## Goal of the exercise
Could you show each line of the records that contains the word "fragments"?

*** Opening Data supplied ***

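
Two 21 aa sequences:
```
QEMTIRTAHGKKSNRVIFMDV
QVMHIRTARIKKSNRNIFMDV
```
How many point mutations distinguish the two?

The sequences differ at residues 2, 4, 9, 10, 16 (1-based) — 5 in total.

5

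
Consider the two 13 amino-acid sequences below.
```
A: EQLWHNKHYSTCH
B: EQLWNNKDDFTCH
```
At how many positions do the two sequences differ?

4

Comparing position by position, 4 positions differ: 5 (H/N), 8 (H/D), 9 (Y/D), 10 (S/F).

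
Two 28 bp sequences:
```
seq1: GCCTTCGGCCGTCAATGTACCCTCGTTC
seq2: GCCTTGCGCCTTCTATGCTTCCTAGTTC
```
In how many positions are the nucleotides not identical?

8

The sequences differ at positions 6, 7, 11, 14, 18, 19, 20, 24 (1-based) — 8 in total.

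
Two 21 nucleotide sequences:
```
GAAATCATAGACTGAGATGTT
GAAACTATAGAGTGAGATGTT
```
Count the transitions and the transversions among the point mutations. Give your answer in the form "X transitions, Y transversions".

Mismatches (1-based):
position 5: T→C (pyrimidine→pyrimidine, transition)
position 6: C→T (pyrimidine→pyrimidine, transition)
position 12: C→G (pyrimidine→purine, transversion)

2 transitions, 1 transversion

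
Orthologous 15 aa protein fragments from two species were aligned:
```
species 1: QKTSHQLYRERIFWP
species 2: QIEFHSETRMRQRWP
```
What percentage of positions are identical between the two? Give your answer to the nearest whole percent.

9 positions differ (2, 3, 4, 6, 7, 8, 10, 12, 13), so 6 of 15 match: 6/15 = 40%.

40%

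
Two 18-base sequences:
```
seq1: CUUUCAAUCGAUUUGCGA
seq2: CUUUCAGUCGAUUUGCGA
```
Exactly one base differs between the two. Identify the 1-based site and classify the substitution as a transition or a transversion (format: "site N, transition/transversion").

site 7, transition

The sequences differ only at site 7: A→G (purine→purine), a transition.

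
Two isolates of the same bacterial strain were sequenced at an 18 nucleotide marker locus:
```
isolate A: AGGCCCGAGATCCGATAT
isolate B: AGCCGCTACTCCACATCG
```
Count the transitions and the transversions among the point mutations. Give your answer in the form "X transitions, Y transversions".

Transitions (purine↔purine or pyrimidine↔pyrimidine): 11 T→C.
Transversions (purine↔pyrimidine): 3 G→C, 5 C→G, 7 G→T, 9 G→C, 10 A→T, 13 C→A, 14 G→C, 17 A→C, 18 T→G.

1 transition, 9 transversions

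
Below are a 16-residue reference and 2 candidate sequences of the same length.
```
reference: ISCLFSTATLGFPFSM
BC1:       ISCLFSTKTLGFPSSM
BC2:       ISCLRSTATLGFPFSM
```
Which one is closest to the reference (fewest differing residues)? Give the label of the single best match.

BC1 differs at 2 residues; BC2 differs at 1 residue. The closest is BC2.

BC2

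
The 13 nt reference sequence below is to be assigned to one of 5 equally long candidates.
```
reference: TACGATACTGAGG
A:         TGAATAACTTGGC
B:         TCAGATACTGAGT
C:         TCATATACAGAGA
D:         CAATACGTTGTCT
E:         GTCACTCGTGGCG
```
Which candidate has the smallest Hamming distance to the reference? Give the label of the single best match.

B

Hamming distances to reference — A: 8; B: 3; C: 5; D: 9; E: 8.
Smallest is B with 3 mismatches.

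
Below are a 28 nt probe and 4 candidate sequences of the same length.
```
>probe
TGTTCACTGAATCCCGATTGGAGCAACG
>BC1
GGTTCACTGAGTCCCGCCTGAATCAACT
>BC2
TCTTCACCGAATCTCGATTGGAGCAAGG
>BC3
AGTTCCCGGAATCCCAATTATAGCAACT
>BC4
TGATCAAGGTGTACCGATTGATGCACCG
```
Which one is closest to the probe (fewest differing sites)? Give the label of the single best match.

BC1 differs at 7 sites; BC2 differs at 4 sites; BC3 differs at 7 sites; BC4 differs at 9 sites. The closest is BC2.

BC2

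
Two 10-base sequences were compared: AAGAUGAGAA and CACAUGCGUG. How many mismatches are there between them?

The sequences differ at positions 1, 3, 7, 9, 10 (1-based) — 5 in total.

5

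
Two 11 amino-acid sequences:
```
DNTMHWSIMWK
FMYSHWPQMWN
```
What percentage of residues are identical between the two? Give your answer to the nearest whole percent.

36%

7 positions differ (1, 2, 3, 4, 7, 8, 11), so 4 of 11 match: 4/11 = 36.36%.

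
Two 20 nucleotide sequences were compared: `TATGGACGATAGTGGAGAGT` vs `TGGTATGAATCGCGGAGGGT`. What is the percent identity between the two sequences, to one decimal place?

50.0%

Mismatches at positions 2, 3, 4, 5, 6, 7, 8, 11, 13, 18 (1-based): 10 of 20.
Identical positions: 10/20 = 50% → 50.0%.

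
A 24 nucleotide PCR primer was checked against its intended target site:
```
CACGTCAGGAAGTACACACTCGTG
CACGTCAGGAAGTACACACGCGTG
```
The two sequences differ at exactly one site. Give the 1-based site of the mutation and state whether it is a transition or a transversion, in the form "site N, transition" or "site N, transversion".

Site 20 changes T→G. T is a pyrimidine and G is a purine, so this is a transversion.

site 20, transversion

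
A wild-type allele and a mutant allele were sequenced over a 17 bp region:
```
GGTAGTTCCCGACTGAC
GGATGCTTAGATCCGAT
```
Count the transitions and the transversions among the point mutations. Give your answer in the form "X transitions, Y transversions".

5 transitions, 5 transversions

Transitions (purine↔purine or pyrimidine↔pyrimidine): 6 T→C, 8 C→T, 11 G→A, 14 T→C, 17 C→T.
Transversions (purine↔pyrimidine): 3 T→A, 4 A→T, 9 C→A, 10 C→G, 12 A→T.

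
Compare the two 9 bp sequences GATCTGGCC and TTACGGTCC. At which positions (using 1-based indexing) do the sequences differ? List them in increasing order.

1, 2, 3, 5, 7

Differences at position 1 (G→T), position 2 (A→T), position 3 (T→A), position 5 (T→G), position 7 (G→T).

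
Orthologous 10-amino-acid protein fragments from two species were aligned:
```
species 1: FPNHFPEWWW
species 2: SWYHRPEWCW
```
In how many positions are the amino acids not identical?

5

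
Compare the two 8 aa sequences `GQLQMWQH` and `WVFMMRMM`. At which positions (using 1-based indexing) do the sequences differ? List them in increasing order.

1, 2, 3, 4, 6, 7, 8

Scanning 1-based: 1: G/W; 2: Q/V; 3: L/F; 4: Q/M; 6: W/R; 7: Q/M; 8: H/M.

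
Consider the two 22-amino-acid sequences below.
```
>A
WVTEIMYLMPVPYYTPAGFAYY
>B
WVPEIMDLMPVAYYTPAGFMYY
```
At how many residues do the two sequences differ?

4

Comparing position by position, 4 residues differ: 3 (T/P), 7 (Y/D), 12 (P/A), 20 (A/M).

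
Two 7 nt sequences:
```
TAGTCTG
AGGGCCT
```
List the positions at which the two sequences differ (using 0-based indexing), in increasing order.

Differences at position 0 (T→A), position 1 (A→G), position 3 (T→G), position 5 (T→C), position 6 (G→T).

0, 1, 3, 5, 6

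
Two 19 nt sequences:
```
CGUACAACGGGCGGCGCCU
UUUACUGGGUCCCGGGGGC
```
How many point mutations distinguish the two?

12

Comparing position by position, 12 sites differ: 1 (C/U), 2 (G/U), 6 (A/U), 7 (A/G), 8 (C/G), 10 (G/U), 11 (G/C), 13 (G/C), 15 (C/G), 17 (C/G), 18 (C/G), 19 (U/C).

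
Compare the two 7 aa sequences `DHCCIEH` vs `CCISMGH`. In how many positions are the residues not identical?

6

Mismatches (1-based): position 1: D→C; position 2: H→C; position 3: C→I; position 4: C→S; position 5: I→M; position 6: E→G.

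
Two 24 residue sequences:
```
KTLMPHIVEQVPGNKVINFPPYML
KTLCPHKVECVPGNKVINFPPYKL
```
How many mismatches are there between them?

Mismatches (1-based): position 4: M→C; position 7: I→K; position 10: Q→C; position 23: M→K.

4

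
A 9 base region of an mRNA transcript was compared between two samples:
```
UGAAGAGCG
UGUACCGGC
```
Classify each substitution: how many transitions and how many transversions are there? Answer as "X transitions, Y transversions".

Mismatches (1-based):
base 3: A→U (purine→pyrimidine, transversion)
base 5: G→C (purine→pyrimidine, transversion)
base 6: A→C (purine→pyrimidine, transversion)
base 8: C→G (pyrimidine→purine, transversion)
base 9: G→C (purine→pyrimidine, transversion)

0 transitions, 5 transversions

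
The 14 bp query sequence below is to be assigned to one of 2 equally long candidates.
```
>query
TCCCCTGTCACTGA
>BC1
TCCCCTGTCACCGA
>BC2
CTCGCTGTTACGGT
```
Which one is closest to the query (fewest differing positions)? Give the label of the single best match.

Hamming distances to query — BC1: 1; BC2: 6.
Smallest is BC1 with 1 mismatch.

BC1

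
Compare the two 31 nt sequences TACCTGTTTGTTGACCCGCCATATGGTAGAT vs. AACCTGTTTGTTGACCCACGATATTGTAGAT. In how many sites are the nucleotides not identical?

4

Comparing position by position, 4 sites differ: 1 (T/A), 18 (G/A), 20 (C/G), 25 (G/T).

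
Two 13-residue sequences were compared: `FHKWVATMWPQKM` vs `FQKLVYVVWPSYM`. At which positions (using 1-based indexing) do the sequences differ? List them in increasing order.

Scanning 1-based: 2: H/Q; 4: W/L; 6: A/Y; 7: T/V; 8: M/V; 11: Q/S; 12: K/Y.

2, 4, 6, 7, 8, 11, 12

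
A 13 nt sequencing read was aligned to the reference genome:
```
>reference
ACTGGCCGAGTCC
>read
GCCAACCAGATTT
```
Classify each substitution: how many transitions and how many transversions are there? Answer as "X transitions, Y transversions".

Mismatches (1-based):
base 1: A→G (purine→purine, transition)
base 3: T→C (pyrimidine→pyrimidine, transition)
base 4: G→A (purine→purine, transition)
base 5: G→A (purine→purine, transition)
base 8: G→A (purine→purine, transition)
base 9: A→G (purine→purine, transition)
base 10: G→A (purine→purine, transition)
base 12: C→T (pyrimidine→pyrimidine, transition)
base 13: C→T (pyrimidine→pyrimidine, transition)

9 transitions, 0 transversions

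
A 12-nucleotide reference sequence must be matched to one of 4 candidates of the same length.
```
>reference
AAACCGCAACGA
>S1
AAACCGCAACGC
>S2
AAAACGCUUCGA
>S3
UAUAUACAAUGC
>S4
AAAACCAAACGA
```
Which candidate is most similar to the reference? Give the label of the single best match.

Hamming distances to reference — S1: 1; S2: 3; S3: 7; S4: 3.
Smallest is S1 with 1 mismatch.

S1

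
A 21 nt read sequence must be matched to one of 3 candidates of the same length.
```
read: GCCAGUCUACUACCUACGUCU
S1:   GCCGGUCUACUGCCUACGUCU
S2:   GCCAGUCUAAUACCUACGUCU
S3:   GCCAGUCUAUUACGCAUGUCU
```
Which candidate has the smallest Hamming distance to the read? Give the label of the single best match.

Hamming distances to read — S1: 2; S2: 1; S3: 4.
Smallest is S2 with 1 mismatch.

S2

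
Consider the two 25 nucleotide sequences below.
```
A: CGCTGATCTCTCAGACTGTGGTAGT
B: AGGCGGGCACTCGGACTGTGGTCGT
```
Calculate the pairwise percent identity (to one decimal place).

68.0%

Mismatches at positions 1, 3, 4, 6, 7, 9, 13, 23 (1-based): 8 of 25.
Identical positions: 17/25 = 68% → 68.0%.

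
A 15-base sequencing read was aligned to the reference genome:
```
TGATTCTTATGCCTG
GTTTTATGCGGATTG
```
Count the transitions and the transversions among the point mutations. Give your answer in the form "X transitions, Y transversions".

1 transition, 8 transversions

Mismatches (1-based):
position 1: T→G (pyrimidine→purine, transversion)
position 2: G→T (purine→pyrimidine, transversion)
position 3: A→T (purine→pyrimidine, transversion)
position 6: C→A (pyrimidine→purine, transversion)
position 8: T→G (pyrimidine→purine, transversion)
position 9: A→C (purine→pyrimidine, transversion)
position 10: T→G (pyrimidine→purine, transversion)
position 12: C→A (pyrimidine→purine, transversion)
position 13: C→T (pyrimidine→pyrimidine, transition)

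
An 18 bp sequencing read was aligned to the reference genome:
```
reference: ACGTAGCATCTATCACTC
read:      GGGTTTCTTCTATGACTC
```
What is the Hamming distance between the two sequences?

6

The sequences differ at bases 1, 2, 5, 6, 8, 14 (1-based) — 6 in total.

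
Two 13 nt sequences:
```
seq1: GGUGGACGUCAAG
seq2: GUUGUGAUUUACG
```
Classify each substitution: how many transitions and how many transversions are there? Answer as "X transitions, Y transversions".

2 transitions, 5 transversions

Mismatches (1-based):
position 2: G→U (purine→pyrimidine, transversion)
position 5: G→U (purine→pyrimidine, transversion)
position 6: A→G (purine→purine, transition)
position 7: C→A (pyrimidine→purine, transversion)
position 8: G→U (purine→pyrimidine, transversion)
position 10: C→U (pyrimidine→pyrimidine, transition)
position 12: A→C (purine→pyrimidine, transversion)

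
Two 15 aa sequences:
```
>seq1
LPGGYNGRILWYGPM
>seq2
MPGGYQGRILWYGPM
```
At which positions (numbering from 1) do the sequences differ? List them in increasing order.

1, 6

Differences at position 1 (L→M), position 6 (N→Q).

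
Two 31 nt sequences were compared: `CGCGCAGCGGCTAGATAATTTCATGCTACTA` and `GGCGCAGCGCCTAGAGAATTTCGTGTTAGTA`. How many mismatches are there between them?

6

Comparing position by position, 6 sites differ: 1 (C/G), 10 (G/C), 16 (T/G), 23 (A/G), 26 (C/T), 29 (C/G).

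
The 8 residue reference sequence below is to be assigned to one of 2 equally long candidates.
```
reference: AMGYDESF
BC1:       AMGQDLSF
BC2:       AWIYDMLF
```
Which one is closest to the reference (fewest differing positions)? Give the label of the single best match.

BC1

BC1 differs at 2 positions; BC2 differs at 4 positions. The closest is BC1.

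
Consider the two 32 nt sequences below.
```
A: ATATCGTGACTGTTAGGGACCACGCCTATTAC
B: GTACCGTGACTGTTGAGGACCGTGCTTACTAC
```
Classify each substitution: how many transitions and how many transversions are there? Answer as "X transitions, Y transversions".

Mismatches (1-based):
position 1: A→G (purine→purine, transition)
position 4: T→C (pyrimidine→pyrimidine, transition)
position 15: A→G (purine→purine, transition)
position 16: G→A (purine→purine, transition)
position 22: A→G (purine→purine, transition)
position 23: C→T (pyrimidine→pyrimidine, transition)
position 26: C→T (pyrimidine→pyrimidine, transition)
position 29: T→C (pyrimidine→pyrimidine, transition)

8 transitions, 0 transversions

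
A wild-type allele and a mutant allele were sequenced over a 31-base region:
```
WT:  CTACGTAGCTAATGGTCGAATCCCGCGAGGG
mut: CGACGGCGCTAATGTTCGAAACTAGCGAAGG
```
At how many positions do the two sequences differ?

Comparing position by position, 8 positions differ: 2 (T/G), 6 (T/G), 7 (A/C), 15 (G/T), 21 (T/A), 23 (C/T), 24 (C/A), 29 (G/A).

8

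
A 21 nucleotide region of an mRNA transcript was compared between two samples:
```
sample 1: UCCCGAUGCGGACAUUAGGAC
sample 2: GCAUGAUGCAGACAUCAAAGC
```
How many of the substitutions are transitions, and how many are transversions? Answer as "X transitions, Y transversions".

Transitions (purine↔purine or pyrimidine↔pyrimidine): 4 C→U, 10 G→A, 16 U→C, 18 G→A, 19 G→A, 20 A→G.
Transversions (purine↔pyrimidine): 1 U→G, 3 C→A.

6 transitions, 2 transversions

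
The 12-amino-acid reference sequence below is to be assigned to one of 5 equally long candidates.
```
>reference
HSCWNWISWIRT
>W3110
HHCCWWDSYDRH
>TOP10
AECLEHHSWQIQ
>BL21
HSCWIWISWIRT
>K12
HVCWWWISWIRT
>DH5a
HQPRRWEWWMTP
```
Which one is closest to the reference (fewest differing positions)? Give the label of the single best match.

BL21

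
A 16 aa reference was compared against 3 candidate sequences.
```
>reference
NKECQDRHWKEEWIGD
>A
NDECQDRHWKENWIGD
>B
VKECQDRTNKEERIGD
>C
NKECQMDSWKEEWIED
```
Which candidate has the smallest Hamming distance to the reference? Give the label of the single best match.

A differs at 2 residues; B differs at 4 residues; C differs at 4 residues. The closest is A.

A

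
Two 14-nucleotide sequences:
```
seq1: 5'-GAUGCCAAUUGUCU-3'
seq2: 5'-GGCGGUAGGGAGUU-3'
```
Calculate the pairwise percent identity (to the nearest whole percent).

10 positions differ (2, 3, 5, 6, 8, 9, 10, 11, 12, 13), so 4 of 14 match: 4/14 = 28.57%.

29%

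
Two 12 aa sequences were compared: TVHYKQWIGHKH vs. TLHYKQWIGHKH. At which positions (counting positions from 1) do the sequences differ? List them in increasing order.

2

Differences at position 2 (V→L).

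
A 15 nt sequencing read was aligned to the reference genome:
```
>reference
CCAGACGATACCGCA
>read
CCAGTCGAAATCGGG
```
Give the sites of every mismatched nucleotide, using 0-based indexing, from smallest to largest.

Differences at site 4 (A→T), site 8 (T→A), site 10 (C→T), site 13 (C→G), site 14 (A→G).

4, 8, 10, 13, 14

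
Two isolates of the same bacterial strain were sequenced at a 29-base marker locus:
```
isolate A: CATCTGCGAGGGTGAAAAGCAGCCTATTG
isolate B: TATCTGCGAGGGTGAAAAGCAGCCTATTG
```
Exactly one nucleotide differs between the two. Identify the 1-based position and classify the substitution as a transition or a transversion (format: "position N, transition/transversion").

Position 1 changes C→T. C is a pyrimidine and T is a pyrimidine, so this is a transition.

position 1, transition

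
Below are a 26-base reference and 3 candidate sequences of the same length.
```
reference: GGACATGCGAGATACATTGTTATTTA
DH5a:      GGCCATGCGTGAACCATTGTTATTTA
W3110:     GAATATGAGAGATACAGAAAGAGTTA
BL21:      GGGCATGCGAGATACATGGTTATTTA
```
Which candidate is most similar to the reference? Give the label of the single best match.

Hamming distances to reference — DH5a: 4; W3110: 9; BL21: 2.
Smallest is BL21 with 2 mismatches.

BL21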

*** Closing Data supplied ***

## Answer box
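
Orthologous 15 aa protein fragments from two species were aligned:
Orthologous 10-amino-acid protein fragments from two species were aligned: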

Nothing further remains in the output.